● **Task**:
Tally the lines of these entries that include "copies"; respond with only that tally.

BEGIN

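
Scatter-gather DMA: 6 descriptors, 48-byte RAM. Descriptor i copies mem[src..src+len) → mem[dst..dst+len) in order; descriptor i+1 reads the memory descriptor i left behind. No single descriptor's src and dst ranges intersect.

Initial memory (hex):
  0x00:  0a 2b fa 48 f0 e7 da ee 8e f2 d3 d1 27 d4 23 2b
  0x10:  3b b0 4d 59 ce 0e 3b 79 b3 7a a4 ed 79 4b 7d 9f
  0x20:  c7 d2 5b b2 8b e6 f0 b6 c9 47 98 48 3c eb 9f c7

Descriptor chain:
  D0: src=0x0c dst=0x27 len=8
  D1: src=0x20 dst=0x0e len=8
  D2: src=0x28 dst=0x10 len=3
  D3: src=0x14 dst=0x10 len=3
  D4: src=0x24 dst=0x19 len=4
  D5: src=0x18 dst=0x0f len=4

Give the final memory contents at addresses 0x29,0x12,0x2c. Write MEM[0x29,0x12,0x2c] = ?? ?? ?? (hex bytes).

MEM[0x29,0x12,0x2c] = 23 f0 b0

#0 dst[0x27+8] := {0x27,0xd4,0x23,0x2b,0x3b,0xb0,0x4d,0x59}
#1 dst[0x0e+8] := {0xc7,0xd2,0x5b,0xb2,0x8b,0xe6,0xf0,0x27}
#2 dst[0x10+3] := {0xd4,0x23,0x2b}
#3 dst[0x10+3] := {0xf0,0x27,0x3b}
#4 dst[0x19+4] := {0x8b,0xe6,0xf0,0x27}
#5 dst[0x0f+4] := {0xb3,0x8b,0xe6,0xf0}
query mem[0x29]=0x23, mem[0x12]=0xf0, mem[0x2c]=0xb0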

END
BEGIN

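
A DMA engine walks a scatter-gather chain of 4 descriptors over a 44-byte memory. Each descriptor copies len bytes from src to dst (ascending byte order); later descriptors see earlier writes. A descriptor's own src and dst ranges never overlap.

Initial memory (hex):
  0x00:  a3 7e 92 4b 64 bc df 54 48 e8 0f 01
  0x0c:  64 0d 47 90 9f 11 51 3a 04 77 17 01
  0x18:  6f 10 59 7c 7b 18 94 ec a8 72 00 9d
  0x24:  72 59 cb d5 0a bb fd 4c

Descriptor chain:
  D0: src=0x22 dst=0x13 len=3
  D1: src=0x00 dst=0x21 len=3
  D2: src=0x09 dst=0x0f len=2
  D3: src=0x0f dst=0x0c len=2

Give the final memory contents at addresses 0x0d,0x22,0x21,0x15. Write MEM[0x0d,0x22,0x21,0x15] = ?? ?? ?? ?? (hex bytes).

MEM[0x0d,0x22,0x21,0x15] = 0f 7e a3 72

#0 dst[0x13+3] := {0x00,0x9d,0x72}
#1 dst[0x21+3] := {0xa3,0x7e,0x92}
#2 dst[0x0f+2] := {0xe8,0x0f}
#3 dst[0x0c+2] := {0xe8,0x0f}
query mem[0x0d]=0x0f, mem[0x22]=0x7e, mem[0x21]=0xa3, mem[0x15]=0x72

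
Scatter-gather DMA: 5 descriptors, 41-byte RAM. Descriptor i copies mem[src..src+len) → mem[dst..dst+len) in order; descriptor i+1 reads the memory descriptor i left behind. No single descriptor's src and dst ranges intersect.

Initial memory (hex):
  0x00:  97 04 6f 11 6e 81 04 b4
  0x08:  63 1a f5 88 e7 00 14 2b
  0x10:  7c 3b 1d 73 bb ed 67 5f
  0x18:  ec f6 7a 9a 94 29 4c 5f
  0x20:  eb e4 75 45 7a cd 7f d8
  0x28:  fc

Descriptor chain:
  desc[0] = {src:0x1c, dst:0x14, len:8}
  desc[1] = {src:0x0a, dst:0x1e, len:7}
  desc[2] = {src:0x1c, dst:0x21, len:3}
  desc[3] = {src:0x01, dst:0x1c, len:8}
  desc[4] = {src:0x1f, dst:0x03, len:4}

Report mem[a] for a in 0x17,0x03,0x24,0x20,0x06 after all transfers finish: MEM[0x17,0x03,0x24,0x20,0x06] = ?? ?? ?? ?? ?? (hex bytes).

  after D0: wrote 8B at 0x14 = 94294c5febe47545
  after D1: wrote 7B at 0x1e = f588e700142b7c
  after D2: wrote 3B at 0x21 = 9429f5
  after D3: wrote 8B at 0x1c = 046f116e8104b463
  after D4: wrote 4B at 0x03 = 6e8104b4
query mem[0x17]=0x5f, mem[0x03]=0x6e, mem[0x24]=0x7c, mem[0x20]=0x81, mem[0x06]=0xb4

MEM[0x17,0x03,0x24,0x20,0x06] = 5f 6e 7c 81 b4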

END

● **Output**:
3